━━━ EXCERPTED RECORDS

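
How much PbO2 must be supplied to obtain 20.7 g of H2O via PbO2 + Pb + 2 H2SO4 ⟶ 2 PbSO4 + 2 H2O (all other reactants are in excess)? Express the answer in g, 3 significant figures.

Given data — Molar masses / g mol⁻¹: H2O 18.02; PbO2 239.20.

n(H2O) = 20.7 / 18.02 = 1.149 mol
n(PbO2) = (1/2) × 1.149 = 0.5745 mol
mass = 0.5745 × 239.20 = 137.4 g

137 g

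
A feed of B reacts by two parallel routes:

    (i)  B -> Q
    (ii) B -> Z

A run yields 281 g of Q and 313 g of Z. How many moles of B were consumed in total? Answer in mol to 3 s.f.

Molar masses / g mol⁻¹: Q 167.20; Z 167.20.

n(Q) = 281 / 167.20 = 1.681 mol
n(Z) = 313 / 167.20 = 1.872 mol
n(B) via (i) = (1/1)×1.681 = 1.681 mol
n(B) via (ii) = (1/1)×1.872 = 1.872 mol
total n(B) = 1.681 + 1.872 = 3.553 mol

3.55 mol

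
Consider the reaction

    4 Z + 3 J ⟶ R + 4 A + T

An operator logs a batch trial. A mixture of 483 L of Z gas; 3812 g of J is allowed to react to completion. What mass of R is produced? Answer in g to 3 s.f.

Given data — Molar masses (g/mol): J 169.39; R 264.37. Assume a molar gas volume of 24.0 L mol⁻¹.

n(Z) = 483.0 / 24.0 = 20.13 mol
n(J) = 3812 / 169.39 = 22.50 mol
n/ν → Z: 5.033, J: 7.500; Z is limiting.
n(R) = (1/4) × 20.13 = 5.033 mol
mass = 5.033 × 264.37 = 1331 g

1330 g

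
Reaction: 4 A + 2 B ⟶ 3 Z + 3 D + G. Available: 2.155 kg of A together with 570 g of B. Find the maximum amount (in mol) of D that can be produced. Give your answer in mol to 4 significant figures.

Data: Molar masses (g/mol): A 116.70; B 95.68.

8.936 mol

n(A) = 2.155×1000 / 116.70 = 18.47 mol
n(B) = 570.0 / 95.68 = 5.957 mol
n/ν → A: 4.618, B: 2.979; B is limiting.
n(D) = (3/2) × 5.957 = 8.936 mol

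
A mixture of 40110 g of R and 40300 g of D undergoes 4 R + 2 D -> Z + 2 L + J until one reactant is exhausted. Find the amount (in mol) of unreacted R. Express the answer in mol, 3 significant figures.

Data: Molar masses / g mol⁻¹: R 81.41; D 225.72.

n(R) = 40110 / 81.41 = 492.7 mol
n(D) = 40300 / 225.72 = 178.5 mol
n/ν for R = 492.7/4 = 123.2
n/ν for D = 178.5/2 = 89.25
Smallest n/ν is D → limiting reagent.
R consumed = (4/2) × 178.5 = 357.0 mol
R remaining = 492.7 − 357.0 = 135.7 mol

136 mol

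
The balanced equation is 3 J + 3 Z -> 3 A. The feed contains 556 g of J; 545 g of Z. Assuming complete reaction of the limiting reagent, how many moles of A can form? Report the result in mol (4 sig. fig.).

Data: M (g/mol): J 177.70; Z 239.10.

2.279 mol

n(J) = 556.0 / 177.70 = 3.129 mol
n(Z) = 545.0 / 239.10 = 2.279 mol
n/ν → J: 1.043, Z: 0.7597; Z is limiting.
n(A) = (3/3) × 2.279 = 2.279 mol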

━━━━━━
━━━ EXCERPTED RECORDS

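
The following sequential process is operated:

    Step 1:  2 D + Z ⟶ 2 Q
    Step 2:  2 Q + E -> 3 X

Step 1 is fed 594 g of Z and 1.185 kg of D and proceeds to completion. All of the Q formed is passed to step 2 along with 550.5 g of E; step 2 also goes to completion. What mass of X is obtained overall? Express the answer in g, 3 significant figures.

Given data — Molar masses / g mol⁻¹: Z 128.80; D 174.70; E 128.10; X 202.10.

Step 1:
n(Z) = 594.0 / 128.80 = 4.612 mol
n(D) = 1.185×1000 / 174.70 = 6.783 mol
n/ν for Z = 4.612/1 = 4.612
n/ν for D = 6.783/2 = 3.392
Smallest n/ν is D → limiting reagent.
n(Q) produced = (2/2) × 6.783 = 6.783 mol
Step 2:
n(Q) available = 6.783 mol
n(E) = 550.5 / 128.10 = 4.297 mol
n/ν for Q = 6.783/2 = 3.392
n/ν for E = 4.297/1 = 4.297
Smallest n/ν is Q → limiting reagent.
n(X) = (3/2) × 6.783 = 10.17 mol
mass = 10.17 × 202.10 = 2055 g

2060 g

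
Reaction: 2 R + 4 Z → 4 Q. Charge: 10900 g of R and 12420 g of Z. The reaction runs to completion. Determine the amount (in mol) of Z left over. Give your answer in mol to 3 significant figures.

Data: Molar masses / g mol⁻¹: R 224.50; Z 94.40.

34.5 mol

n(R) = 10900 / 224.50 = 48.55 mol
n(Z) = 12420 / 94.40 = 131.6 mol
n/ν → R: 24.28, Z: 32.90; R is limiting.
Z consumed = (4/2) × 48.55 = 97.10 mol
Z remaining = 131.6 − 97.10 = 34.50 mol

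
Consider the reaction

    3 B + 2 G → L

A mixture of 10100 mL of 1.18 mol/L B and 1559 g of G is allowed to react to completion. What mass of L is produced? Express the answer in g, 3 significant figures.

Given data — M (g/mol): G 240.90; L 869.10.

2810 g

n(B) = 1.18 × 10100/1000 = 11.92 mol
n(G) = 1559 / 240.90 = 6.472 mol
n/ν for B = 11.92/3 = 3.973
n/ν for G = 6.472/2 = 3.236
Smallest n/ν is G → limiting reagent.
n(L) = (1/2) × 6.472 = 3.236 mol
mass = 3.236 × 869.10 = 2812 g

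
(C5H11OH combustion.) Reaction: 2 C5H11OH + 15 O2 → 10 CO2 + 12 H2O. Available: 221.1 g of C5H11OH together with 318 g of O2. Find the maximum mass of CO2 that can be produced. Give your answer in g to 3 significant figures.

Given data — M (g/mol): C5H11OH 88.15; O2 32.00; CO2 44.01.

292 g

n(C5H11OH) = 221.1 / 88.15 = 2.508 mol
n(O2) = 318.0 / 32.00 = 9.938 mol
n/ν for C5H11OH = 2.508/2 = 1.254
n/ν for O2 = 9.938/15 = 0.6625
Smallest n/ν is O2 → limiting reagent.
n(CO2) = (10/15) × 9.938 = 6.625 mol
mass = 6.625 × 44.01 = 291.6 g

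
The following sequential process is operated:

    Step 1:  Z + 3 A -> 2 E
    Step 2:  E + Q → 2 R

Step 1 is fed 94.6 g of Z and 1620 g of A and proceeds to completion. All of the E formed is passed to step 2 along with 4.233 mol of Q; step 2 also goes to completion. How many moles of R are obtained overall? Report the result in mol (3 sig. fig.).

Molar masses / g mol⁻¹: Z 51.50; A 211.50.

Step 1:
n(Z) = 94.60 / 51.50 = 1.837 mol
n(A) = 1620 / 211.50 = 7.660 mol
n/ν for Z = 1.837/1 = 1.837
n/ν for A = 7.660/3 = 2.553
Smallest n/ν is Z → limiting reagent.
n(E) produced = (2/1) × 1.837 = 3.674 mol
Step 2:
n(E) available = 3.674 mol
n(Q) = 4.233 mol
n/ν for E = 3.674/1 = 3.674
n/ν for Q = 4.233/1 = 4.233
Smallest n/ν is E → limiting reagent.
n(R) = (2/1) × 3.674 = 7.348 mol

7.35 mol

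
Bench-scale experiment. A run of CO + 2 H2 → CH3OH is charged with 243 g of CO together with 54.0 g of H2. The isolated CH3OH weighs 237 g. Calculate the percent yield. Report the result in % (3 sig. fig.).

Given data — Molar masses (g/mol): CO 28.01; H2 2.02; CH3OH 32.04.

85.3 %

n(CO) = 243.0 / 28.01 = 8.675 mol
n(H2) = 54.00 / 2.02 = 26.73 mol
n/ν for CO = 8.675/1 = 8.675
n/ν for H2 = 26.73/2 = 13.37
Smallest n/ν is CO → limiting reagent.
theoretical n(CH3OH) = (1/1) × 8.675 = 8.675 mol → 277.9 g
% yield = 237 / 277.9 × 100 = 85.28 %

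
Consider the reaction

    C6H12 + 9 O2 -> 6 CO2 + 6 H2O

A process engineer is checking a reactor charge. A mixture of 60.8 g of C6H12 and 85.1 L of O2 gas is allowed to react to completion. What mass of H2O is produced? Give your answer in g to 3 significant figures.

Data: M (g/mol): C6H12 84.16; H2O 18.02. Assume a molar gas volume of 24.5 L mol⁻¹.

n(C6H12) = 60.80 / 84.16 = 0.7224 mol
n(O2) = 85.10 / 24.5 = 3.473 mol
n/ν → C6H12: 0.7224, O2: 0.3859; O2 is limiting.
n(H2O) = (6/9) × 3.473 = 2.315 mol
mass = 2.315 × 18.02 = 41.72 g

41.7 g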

━━━━━━

→ TO DO
Copy the records above exactly, beginning at the line that contains "How much PbO2" and stopping after the line that contains "4 Z + 3 J ⟶ R + 4 A + T".

→ REPLY TO THE EXERCISE
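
How much PbO2 must be supplied to obtain 20.7 g of H2O via PbO2 + Pb + 2 H2SO4 ⟶ 2 PbSO4 + 2 H2O (all other reactants are in excess)? Express the answer in g, 3 significant figures.

Given data — Molar masses / g mol⁻¹: H2O 18.02; PbO2 239.20.

n(H2O) = 20.7 / 18.02 = 1.149 mol
n(PbO2) = (1/2) × 1.149 = 0.5745 mol
mass = 0.5745 × 239.20 = 137.4 g

137 g

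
A feed of B reacts by two parallel routes:

    (i)  B -> Q
    (ii) B -> Z

A run yields 281 g of Q and 313 g of Z. How many moles of B were consumed in total? Answer in mol to 3 s.f.

Molar masses / g mol⁻¹: Q 167.20; Z 167.20.

n(Q) = 281 / 167.20 = 1.681 mol
n(Z) = 313 / 167.20 = 1.872 mol
n(B) via (i) = (1/1)×1.681 = 1.681 mol
n(B) via (ii) = (1/1)×1.872 = 1.872 mol
total n(B) = 1.681 + 1.872 = 3.553 mol

3.55 mol

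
Consider the reaction

    4 Z + 3 J ⟶ R + 4 A + T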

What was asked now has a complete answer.